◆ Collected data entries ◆
────────────────────────────────────────

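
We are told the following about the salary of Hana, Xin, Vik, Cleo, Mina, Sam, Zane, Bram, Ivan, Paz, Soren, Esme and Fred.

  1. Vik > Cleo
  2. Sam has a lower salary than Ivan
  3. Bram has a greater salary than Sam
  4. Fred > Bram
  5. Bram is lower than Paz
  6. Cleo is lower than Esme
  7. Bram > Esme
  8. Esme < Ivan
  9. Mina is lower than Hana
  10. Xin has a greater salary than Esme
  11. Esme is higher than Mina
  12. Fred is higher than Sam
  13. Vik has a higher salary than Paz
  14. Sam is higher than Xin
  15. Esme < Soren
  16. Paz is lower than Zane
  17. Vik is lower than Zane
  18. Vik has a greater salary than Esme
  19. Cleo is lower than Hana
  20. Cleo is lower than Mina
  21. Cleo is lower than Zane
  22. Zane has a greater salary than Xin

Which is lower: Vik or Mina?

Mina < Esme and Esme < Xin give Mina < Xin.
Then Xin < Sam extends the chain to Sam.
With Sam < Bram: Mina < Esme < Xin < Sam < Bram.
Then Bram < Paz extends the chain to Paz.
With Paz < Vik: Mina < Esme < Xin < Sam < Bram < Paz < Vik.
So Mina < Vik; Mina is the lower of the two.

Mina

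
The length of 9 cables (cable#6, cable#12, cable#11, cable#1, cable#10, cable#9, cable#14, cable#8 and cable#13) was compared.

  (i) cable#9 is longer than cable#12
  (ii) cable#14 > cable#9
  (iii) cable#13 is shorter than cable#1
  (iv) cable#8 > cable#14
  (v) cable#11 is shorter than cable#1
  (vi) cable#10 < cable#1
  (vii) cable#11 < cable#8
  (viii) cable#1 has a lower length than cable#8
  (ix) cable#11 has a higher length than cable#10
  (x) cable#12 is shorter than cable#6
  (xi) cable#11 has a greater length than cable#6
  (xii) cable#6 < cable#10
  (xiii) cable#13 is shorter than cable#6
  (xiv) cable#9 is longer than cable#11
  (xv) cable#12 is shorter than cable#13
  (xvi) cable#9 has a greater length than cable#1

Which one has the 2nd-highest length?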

────────────────────────────────────────

Only the lines from the one with "(v) cable#11 is shorter than cable#1" through the final line above belong in the answer, each retyped exactly.

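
  (v) cable#11 is shorter than cable#1
  (vi) cable#10 < cable#1
  (vii) cable#11 < cable#8
  (viii) cable#1 has a lower length than cable#8
  (ix) cable#11 has a higher length than cable#10
  (x) cable#12 is shorter than cable#6
  (xi) cable#11 has a greater length than cable#6
  (xii) cable#6 < cable#10
  (xiii) cable#13 is shorter than cable#6
  (xiv) cable#9 is longer than cable#11
  (xv) cable#12 is shorter than cable#13
  (xvi) cable#9 has a greater length than cable#1

Which one has the 2nd-highest length?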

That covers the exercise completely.